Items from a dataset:
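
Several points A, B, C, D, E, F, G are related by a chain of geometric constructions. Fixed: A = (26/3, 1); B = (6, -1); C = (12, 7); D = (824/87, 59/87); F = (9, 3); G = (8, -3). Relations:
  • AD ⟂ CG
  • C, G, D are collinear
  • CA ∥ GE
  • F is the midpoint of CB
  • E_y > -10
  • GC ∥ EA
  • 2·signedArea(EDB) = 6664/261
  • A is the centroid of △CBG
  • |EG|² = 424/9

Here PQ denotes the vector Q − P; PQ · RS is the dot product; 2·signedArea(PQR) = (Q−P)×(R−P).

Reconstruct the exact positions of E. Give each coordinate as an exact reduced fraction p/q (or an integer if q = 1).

1. E_x = 14/3  [GC ∥ EA ∩ CA ∥ GE]
2. E_y = -9  [GC ∥ EA ∩ CA ∥ GE]
   → E = (14/3, -9)

E = (14/3, -9)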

#### Work item
Copy out all of the records above with nothing altered.

#### Reply to the exercise
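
Several points A, B, C, D, E, F, G are related by a chain of geometric constructions. Fixed: A = (26/3, 1); B = (6, -1); C = (12, 7); D = (824/87, 59/87); F = (9, 3); G = (8, -3). Relations:
  • AD ⟂ CG
  • C, G, D are collinear
  • CA ∥ GE
  • F is the midpoint of CB
  • E_y > -10
  • GC ∥ EA
  • 2·signedArea(EDB) = 6664/261
  • A is the centroid of △CBG
  • |EG|² = 424/9

Here PQ denotes the vector Q − P; PQ · RS is the dot product; 2·signedArea(PQR) = (Q−P)×(R−P).

Reconstruct the exact positions of E. Give each coordinate as an exact reduced fraction p/q (or an integer if q = 1).

1. E_x = 14/3  [GC ∥ EA ∩ CA ∥ GE]
2. E_y = -9  [GC ∥ EA ∩ CA ∥ GE]
   → E = (14/3, -9)

E = (14/3, -9)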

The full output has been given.